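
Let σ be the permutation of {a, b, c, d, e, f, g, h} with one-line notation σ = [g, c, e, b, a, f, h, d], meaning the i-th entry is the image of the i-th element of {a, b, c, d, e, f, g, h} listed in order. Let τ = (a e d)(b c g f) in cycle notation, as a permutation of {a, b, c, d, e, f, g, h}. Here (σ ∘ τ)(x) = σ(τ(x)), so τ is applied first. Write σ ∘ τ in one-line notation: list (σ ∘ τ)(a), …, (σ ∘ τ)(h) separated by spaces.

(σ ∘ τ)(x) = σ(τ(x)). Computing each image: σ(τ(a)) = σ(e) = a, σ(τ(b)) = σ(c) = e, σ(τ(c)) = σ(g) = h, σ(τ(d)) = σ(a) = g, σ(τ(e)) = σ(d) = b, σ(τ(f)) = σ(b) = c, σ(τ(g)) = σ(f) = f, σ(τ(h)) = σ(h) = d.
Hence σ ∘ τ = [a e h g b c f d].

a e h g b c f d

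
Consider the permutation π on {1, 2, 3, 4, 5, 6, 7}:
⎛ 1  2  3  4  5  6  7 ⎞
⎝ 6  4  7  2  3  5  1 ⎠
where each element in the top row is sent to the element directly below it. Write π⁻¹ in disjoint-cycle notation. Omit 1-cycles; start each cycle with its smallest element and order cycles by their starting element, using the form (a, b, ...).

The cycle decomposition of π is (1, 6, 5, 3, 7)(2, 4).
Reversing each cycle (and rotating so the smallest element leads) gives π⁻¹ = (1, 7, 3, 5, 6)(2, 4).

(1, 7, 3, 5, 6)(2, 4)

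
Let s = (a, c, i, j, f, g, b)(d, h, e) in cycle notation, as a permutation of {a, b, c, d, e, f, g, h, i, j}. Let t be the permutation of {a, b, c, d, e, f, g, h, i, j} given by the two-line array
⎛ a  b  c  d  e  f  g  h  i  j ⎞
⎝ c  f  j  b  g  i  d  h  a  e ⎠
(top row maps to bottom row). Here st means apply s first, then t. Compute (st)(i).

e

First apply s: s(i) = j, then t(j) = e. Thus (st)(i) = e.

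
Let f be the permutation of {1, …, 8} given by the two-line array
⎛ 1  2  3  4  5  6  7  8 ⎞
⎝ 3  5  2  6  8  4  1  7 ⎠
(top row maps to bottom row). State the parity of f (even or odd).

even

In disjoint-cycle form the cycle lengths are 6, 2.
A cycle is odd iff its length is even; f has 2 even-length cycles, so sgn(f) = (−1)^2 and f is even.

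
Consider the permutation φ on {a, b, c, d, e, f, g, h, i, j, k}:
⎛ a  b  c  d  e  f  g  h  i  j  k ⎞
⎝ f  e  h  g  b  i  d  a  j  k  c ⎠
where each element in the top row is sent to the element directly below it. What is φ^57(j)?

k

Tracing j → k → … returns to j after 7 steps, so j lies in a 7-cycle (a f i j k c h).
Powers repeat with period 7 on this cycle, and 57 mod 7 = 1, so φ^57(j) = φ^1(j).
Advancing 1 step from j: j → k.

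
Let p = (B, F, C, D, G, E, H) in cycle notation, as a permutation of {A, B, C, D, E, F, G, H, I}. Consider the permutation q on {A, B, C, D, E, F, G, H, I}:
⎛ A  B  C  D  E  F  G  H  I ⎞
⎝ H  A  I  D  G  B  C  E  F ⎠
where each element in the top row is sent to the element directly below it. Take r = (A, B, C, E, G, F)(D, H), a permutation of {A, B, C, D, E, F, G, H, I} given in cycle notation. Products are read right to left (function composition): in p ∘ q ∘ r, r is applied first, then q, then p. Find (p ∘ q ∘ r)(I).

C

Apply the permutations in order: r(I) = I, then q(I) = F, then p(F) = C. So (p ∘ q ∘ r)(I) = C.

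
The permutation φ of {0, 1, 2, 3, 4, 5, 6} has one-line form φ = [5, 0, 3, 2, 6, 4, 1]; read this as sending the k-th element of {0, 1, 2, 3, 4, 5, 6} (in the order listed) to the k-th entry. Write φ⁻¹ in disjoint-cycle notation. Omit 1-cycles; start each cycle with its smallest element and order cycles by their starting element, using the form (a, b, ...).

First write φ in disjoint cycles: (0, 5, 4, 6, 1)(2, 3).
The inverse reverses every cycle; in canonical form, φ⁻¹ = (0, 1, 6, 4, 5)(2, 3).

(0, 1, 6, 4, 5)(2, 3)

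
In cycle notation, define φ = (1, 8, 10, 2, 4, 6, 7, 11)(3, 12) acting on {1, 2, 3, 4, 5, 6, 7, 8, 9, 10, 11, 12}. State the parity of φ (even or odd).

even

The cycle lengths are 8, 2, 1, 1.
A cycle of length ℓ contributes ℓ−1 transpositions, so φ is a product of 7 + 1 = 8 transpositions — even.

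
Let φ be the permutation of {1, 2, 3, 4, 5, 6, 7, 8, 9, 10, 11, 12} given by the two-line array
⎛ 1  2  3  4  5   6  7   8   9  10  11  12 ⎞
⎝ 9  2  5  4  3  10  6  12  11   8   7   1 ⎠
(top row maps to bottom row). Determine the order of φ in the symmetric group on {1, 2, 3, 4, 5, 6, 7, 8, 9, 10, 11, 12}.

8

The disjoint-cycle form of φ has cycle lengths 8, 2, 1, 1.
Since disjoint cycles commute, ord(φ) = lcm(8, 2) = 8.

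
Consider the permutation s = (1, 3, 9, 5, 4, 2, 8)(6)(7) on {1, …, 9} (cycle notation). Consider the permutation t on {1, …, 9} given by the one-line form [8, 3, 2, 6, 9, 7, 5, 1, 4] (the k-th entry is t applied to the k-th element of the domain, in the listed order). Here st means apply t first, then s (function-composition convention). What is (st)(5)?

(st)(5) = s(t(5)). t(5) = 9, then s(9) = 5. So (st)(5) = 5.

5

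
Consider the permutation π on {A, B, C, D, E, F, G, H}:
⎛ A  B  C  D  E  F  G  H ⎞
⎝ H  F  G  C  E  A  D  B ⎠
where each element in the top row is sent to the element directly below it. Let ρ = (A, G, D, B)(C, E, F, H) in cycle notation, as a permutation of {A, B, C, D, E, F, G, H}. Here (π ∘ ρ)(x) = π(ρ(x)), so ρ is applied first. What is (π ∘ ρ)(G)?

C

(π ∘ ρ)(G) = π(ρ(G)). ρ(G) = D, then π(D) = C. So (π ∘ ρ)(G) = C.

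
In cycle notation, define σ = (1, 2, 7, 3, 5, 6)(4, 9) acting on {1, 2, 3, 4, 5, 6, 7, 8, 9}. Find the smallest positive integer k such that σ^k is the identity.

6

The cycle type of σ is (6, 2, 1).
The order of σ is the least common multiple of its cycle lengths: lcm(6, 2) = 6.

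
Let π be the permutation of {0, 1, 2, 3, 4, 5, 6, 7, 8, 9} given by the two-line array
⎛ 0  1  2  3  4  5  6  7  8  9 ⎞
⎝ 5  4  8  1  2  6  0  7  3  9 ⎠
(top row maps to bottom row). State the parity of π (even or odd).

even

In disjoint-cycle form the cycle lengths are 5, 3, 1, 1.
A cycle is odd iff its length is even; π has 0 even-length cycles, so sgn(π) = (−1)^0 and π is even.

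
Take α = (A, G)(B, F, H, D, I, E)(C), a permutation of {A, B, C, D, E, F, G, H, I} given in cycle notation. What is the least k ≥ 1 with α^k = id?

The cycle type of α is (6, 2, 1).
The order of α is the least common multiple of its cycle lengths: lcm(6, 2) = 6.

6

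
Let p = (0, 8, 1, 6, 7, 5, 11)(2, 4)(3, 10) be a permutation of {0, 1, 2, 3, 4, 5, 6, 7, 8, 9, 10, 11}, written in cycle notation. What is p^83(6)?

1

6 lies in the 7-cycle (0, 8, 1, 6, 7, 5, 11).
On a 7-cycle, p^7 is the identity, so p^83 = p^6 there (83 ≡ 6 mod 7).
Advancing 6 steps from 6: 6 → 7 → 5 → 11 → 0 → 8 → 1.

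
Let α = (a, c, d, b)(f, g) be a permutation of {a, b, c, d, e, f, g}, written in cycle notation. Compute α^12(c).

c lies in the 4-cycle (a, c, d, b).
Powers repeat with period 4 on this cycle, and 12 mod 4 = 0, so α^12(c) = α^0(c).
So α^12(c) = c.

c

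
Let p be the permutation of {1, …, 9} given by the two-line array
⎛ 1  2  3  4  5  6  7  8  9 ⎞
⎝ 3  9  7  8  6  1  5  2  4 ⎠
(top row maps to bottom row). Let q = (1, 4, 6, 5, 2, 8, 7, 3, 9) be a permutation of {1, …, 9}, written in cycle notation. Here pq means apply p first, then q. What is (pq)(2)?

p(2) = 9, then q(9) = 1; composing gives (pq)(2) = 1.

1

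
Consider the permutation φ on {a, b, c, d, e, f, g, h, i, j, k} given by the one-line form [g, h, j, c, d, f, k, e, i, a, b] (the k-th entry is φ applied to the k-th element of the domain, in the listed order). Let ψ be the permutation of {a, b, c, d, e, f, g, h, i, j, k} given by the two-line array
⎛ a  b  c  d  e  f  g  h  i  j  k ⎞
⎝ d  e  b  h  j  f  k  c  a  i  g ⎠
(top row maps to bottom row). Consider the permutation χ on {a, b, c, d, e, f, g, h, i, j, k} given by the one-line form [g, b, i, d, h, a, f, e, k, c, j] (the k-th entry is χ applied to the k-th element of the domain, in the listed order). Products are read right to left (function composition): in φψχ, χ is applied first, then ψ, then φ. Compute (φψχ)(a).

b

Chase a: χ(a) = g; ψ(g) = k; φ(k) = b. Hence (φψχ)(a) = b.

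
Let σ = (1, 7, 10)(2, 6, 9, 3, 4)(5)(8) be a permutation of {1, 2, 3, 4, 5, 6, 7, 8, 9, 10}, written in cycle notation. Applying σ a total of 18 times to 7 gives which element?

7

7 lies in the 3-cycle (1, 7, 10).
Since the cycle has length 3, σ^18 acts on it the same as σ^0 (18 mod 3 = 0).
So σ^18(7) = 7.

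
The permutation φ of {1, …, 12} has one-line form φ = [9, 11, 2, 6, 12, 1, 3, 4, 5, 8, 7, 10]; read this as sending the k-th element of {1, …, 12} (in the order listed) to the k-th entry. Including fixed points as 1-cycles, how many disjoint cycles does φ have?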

• • • • •

_Task to complete_: Among the lines above, which ones hold the string "array"? Show them.

_Task answer_:
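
Let s = (a, c, i, j, f, g, b)(d, h, e) in cycle notation, as a permutation of {a, b, c, d, e, f, g, h, i, j}. Let t be the permutation of {a, b, c, d, e, f, g, h, i, j} given by the two-line array
Let f be the permutation of {1, …, 8} given by the two-line array
Let φ be the permutation of {1, 2, 3, 4, 5, 6, 7, 8, 9, 10, 11, 12} given by the two-line array
Let π be the permutation of {0, 1, 2, 3, 4, 5, 6, 7, 8, 9} given by the two-line array
Let p be the permutation of {1, …, 9} given by the two-line array
Consider the permutation φ on {a, b, c, d, e, f, g, h, i, j, k} given by the one-line form [g, h, j, c, d, f, k, e, i, a, b] (the k-th entry is φ applied to the k-th element of the domain, in the listed order). Let ψ be the permutation of {a, b, c, d, e, f, g, h, i, j, k} given by the two-line array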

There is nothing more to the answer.